■ Work task
Locate the string "protocol" throughout the material and copy every line in which it occurs.

■ Data for review
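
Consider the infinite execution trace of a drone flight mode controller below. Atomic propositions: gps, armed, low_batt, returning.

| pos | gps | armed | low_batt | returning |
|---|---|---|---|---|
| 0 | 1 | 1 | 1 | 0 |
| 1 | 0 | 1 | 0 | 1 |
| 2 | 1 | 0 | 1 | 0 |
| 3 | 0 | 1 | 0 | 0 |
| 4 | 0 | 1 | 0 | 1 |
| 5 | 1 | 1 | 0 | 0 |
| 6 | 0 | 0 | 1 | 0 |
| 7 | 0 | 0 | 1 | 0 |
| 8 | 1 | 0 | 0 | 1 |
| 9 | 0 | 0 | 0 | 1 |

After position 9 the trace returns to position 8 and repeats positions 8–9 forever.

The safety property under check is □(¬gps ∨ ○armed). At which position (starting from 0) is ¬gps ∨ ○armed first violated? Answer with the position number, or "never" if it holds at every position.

5

Check ¬gps ∨ ○armed at each position in order: 0 ✓, 1 ✓, 2 ✓, 3 ✓, 4 ✓.
At position 5 the labels are {armed, gps} and the next position 6 has {low_batt}, so ¬gps ∨ ○armed is false there. This is the first violation.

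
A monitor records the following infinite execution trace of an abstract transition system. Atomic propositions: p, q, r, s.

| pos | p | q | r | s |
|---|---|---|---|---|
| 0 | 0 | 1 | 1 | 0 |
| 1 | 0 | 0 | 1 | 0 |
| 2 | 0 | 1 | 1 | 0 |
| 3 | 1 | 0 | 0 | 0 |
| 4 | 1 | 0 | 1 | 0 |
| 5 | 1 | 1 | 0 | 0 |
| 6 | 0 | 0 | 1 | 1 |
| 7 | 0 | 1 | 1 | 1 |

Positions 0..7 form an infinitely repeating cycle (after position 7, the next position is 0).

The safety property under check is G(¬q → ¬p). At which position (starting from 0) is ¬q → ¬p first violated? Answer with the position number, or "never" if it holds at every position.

Check ¬q → ¬p at each position in order: 0 ✓, 1 ✓, 2 ✓.
At position 3 the labels are {p}, so ¬q → ¬p is false there. This is the first violation.

3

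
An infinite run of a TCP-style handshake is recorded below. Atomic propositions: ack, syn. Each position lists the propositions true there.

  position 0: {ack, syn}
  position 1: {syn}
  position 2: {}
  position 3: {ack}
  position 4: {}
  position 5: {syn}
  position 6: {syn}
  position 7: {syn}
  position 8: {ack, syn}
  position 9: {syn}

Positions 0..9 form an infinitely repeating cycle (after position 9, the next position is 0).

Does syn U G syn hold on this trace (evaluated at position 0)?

Walking from position 0: at position 2, G syn has not yet held and syn fails, so syn U G syn is false.

Does not hold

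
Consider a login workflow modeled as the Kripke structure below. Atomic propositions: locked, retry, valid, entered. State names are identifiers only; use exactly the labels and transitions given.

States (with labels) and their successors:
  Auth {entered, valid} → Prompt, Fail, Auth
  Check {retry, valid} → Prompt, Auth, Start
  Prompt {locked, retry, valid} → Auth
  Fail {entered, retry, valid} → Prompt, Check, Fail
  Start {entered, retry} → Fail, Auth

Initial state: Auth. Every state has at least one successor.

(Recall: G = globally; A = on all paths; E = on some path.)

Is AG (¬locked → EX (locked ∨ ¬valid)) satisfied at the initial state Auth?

No

States satisfying ¬locked → EX (locked ∨ ¬valid): {Auth, Check, Prompt, Fail}.
States satisfying AG (¬locked → EX (locked ∨ ¬valid)): ∅.
Start is reachable from Auth and violates ¬locked → EX (locked ∨ ¬valid), so AG fails at Auth.
Auth ∉ Sat(AG (¬locked → EX (locked ∨ ¬valid))).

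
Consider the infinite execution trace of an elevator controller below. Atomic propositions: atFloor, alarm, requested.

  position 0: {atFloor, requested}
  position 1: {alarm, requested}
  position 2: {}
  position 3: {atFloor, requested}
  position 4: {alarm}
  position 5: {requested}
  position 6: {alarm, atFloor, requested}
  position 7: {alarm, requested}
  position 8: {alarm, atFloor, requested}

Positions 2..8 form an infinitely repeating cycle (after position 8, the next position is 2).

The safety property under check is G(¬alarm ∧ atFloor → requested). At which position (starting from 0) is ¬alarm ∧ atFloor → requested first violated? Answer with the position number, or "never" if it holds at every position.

¬alarm ∧ atFloor → requested holds at every position 0..8, and those are all the positions the trace ever visits, so the invariant G(¬alarm ∧ atFloor → requested) is never violated.

never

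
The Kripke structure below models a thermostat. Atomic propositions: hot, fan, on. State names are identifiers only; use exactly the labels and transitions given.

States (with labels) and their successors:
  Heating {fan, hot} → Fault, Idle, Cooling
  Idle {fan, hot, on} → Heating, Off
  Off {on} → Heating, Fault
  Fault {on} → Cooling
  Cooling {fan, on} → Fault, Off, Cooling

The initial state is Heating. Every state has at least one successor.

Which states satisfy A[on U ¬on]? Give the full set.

States satisfying on: {Idle, Off, Fault, Cooling}.
States satisfying ¬on: {Heating}.
States satisfying A[on U ¬on]: {Heating}.

{Heating}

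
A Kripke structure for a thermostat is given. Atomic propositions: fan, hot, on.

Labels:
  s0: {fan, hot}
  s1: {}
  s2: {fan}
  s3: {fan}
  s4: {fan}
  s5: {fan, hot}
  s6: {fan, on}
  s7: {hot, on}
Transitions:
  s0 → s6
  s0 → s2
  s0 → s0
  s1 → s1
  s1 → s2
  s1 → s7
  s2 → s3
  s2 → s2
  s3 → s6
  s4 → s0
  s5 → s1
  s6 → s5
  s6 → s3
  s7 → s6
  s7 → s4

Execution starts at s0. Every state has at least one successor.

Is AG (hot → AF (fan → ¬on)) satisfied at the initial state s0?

States satisfying hot → AF (fan → ¬on): {s0, s1, s2, s3, s4, s5, s6, s7}.
States satisfying AG (hot → AF (fan → ¬on)): {s0, s1, s2, s3, s4, s5, s6, s7}.
Every state reachable from s0 satisfies hot → AF (fan → ¬on).
s0 ∈ Sat(AG (hot → AF (fan → ¬on))).

Holds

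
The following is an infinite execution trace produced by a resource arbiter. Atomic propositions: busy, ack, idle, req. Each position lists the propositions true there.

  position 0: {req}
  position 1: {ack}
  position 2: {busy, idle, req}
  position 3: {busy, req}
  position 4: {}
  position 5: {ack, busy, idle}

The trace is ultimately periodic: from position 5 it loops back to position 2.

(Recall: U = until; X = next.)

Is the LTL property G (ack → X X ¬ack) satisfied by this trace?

ack → X X ¬ack holds at every position 0..5, and those are all positions ever visited, so G (ack → X X ¬ack) holds.
Positions where ack holds: 1, 5.
Check X X ¬ack at each: 1→ok, 5→ok.

Yes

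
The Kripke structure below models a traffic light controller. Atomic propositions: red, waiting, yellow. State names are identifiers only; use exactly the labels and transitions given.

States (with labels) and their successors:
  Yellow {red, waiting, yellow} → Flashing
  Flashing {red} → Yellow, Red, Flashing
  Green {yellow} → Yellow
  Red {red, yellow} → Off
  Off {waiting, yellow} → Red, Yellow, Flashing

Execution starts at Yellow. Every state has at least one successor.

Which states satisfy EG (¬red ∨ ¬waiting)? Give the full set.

{Flashing, Red, Off}

States satisfying ¬red ∨ ¬waiting: {Flashing, Green, Red, Off}.
States satisfying EG (¬red ∨ ¬waiting): {Flashing, Red, Off}.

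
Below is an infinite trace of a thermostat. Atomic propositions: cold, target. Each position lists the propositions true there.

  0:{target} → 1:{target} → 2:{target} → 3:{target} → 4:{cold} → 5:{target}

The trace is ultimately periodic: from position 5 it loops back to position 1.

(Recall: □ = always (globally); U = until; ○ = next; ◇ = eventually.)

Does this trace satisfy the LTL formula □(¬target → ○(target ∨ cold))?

¬target → ○(target ∨ cold) holds at every position 0..5, and those are all positions ever visited, so □(¬target → ○(target ∨ cold)) holds.
Positions where ¬target holds: 4.
Check ○(target ∨ cold) at each: 4→ok.

Satisfied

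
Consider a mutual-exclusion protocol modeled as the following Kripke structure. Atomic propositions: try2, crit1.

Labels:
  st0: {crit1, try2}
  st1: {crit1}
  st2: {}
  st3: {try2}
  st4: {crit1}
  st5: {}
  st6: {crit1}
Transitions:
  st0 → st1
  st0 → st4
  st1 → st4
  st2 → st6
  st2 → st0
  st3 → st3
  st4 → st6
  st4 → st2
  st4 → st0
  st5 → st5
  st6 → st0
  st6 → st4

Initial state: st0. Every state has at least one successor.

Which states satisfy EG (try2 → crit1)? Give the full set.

{st0, st1, st2, st4, st5, st6}

States satisfying try2 → crit1: {st0, st1, st2, st4, st5, st6}.
States satisfying EG (try2 → crit1): {st0, st1, st2, st4, st5, st6}.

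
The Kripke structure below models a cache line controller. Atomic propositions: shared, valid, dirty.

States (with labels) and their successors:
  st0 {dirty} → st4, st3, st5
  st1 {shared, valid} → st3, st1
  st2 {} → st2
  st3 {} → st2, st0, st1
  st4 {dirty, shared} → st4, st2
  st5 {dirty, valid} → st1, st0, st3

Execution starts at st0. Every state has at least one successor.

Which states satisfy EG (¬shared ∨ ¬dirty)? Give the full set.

States satisfying ¬shared ∨ ¬dirty: {st0, st1, st2, st3, st5}.
States satisfying EG (¬shared ∨ ¬dirty): {st0, st1, st2, st3, st5}.

{st0, st1, st2, st3, st5}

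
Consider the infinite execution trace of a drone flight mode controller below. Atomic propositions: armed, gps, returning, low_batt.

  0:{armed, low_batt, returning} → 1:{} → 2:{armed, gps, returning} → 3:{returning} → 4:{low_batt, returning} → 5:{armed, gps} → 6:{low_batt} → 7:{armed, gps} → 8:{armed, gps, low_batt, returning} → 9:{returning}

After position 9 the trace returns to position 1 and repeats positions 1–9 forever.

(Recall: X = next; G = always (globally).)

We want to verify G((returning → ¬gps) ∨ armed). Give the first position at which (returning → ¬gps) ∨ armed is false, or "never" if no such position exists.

(returning → ¬gps) ∨ armed holds at every position 0..9, and those are all the positions the trace ever visits, so the invariant G((returning → ¬gps) ∨ armed) is never violated.

never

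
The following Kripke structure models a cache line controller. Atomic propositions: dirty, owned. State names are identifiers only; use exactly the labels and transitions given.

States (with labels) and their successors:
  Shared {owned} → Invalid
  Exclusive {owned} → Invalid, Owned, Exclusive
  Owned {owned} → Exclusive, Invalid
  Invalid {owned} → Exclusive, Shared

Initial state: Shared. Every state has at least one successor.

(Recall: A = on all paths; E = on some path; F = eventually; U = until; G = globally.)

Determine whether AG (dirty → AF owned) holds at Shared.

States satisfying dirty → AF owned: {Shared, Exclusive, Owned, Invalid}.
States satisfying AG (dirty → AF owned): {Shared, Exclusive, Owned, Invalid}.
Every state reachable from Shared satisfies dirty → AF owned.
Shared ∈ Sat(AG (dirty → AF owned)).

Satisfied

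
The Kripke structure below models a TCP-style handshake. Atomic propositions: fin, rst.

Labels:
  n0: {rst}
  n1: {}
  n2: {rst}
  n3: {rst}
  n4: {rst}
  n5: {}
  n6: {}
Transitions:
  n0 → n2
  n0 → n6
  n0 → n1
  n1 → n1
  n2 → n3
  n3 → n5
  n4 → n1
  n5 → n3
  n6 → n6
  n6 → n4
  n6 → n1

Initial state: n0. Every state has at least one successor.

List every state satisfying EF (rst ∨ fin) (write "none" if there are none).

{n0, n2, n3, n4, n5, n6}

States satisfying rst ∨ fin: {n0, n2, n3, n4}.
States satisfying EF (rst ∨ fin): {n0, n2, n3, n4, n5, n6}.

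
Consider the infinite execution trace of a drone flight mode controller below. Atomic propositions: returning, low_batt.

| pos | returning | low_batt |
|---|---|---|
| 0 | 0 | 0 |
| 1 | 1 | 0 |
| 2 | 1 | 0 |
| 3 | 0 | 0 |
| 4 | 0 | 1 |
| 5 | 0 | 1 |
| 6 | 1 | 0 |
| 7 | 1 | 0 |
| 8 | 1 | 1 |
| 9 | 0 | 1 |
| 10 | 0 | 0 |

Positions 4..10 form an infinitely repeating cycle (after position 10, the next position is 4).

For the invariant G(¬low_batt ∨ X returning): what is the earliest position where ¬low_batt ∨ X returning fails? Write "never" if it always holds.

4

Check ¬low_batt ∨ X returning at each position in order: 0 ✓, 1 ✓, 2 ✓, 3 ✓.
At position 4 the labels are {low_batt} and the next position 5 has {low_batt}, so ¬low_batt ∨ X returning is false there. This is the first violation.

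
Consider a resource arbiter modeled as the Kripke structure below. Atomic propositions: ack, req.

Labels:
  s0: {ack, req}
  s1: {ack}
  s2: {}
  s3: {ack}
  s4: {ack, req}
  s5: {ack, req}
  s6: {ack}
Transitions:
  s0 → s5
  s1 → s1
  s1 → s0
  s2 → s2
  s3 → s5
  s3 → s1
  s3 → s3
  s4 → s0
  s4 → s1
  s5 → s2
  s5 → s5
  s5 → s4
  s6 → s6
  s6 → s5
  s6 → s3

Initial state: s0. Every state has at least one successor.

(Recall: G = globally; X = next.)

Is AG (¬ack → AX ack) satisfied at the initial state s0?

Violated

States satisfying ¬ack → AX ack: {s0, s1, s3, s4, s5, s6}.
States satisfying AG (¬ack → AX ack): ∅.
s2 is reachable from s0 and violates ¬ack → AX ack, so AG fails at s0.
s0 ∉ Sat(AG (¬ack → AX ack)).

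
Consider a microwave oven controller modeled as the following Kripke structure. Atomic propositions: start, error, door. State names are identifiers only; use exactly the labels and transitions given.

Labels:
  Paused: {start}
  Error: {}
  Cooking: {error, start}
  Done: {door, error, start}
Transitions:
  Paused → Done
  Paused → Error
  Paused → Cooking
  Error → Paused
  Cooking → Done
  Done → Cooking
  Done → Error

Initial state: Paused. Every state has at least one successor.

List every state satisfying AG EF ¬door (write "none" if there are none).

States satisfying EF ¬door: {Paused, Error, Cooking, Done}.
States satisfying AG EF ¬door: {Paused, Error, Cooking, Done}.

{Paused, Error, Cooking, Done}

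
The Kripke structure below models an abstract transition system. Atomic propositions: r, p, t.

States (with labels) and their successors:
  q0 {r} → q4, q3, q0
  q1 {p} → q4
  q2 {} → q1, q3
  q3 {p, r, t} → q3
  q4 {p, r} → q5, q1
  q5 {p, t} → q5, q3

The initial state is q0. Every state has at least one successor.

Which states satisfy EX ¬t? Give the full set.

{q0, q1, q2, q4}

States satisfying ¬t: {q0, q1, q2, q4}.
States satisfying EX ¬t: {q0, q1, q2, q4}.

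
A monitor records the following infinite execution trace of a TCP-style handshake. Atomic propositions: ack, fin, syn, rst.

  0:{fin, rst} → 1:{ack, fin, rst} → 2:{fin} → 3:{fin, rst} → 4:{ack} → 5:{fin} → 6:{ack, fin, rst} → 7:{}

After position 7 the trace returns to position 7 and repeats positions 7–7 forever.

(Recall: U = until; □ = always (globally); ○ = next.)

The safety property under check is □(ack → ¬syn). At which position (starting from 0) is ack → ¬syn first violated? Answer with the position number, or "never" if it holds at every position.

ack → ¬syn holds at every position 0..7, and those are all the positions the trace ever visits, so the invariant □(ack → ¬syn) is never violated.

never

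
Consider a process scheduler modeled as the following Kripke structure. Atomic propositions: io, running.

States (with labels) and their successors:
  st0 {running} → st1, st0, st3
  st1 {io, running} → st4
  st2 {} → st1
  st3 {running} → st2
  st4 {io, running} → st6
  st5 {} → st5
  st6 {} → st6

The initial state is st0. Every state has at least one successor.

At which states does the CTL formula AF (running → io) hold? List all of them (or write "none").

{st1, st2, st3, st4, st5, st6}

States satisfying running → io: {st1, st2, st4, st5, st6}.
States satisfying AF (running → io): {st1, st2, st3, st4, st5, st6}.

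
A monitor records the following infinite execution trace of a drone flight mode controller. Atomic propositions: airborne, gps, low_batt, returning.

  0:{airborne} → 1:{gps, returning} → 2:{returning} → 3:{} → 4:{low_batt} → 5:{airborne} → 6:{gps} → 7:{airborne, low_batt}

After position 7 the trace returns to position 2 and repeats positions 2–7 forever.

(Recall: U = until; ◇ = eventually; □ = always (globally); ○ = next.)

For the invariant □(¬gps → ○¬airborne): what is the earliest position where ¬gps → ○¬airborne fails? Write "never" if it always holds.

4

Check ¬gps → ○¬airborne at each position in order: 0 ✓, 1 ✓, 2 ✓, 3 ✓.
At position 4 the labels are {low_batt} and the next position 5 has {airborne}, so ¬gps → ○¬airborne is false there. This is the first violation.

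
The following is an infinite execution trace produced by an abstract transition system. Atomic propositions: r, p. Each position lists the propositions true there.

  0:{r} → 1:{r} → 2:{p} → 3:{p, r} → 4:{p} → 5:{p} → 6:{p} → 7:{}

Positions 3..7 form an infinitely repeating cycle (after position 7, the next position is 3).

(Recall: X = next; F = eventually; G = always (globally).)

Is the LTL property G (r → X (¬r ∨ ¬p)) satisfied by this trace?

Holds

r → X (¬r ∨ ¬p) holds at every position 0..7, and those are all positions ever visited, so G (r → X (¬r ∨ ¬p)) holds.
Positions where r holds: 0, 1, 3.
Check X (¬r ∨ ¬p) at each: 0→ok, 1→ok, 3→ok.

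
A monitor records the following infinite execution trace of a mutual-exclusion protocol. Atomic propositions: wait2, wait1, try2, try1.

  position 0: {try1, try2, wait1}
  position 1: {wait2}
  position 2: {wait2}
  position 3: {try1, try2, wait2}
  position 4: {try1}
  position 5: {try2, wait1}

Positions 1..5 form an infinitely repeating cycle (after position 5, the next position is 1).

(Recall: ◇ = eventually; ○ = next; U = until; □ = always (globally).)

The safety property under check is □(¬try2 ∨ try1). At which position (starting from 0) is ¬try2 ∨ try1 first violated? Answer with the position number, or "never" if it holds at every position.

5

Check ¬try2 ∨ try1 at each position in order: 0 ✓, 1 ✓, 2 ✓, 3 ✓, 4 ✓.
At position 5 the labels are {try2, wait1}, so ¬try2 ∨ try1 is false there. This is the first violation.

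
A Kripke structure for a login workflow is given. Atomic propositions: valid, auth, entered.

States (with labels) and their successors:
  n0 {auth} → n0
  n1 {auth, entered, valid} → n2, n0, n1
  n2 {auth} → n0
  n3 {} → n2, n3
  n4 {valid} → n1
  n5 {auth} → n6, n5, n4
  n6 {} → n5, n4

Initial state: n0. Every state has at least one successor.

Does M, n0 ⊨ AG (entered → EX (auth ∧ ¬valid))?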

■ Answer section
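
Consider a mutual-exclusion protocol modeled as the following Kripke structure. Atomic propositions: try2, crit1.
A monitor records the following infinite execution trace of a mutual-exclusion protocol. Atomic propositions: wait2, wait1, try2, try1.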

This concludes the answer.